The required result is the exact run of lines beginning at the one containing "Comparative 28S rRNA" and ending at the last line of the entries.

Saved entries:
-------

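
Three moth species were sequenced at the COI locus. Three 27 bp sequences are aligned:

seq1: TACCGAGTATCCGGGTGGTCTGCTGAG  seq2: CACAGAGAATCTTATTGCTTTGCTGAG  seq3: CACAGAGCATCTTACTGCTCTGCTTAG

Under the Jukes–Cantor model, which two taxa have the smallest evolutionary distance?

seq2 and seq3

seq1–seq2: 9/27 differ, p = 0.333, d = 0.441.
seq1–seq3: 9/27 differ, p = 0.333, d = 0.441.
seq2–seq3: 4/27 differ, p = 0.148, d = 0.165.
The smallest distance is between seq2 and seq3.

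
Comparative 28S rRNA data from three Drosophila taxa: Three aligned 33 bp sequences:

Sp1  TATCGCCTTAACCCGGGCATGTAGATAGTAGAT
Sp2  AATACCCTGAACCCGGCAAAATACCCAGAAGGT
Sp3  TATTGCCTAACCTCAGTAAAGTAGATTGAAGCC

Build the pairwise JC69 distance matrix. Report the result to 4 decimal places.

d(Sp1,Sp2) = 0.5587, d(Sp1,Sp3) = 0.4975, d(Sp2,Sp3) = 0.6987

Sp1–Sp2: 13/33 sites differ → p ≈ 0.393939, d = −0.75 ln(1 − 0.525252) = 0.558728 ≈ 0.5587.
Sp1–Sp3: 12/33 sites differ → p ≈ 0.363636, d = −0.75 ln(1 − 0.484848) = 0.497470 ≈ 0.4975.
Sp2–Sp3: 15/33 sites differ → p ≈ 0.454545, d = −0.75 ln(1 − 0.60606) = 0.698667 ≈ 0.6987.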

-------

Solution to the exercise:
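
Comparative 28S rRNA data from three Drosophila taxa: Three aligned 33 bp sequences:

Sp1  TATCGCCTTAACCCGGGCATGTAGATAGTAGAT
Sp2  AATACCCTGAACCCGGCAAAATACCCAGAAGGT
Sp3  TATTGCCTAACCTCAGTAAAGTAGATTGAAGCC

Build the pairwise JC69 distance matrix. Report the result to 4 decimal places.

d(Sp1,Sp2) = 0.5587, d(Sp1,Sp3) = 0.4975, d(Sp2,Sp3) = 0.6987

Sp1–Sp2: 13/33 sites differ → p ≈ 0.393939, d = −0.75 ln(1 − 0.525252) = 0.558728 ≈ 0.5587.
Sp1–Sp3: 12/33 sites differ → p ≈ 0.363636, d = −0.75 ln(1 − 0.484848) = 0.497470 ≈ 0.4975.
Sp2–Sp3: 15/33 sites differ → p ≈ 0.454545, d = −0.75 ln(1 − 0.60606) = 0.698667 ≈ 0.6987.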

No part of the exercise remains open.